• Instructions for the task:
I need the lines below from the one with "Let A_1, …, A_28" down to the one with "Each edge of" reproduced exactly, both ends included, and nothing else.

• Task input:
+ + + +
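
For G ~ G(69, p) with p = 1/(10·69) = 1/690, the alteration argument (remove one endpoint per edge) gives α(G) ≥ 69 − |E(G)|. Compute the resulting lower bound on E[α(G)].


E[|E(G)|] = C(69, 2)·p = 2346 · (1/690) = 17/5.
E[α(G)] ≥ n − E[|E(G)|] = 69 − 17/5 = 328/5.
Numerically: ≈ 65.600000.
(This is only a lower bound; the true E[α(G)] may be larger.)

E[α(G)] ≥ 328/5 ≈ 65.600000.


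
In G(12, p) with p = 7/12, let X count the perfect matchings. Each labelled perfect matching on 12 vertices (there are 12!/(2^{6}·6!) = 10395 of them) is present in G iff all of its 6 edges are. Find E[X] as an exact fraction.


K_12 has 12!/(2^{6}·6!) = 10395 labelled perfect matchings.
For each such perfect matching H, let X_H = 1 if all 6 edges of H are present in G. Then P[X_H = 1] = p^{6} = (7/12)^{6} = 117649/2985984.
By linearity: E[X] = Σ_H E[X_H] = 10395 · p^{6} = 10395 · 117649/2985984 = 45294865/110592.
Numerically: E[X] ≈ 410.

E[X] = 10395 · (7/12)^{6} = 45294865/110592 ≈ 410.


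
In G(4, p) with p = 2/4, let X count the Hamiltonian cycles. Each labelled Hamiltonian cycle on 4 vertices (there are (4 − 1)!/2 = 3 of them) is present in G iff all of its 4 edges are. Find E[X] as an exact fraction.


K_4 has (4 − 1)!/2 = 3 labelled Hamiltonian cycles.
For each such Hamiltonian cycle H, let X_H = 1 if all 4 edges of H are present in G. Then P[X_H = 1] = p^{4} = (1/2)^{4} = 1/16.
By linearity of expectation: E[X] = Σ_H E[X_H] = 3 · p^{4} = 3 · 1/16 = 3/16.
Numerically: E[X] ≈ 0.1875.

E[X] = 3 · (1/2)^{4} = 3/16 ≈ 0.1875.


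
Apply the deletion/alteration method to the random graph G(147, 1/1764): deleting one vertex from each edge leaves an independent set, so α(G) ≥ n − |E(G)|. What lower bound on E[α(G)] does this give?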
+ + + +
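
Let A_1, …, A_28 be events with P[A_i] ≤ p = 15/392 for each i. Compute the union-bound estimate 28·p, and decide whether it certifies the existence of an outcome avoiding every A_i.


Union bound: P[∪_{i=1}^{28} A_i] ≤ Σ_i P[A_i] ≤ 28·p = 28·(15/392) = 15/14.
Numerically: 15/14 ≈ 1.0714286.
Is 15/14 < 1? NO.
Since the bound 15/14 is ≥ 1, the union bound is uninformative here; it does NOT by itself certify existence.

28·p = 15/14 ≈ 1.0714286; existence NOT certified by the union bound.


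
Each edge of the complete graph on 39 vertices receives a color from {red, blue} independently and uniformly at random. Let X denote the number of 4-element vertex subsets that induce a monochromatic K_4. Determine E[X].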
+ + + +
• Solution to the problem:
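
Let A_1, …, A_28 be events with P[A_i] ≤ p = 15/392 for each i. Compute the union-bound estimate 28·p, and decide whether it certifies the existence of an outcome avoiding every A_i.


Union bound: P[∪_{i=1}^{28} A_i] ≤ Σ_i P[A_i] ≤ 28·p = 28·(15/392) = 15/14.
Numerically: 15/14 ≈ 1.0714286.
Is 15/14 < 1? NO.
Since the bound 15/14 is ≥ 1, the union bound is uninformative here; it does NOT by itself certify existence.

28·p = 15/14 ≈ 1.0714286; existence NOT certified by the union bound.


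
Each edge of the complete graph on 39 vertices receives a color from {red, blue} independently and uniformly at random. Let X denote the number of 4-element vertex subsets that induce a monochromatic K_4. Determine E[X].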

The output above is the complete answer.